━━ Task input

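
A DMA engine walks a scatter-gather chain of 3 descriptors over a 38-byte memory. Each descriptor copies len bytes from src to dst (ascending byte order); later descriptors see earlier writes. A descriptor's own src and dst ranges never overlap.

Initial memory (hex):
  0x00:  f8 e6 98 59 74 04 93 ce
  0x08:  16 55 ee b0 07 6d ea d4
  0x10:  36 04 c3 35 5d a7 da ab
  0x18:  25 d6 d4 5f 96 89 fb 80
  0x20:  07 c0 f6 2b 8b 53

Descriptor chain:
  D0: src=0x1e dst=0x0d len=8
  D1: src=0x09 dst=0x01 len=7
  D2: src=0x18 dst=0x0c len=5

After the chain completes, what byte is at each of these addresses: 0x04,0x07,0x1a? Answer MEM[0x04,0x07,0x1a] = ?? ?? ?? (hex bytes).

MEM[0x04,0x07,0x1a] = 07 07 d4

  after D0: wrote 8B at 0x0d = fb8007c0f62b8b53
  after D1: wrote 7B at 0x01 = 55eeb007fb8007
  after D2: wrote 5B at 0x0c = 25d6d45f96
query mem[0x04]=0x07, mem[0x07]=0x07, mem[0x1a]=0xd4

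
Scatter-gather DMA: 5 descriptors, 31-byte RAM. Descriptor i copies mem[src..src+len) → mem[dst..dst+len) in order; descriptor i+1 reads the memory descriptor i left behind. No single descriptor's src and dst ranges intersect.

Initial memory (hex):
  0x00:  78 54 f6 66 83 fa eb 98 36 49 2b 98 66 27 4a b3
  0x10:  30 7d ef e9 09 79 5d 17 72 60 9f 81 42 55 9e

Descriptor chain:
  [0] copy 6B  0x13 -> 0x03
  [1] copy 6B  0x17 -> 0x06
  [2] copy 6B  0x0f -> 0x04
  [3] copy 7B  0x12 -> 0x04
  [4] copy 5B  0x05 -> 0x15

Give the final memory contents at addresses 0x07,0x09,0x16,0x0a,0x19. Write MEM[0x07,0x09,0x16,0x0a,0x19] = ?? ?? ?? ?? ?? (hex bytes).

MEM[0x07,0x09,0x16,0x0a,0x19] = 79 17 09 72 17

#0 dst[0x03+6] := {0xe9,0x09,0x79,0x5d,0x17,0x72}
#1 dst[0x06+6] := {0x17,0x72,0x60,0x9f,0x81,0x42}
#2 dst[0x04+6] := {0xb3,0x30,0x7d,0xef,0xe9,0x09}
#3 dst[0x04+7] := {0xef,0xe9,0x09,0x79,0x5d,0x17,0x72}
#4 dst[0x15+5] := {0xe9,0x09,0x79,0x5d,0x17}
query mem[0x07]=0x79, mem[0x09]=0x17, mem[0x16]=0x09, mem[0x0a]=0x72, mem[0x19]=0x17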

━━━━

§ Directions for this task
Exactly how many lines in the listing above hold the string "descriptors"? State the number by itself.

§ Output of the exercise
2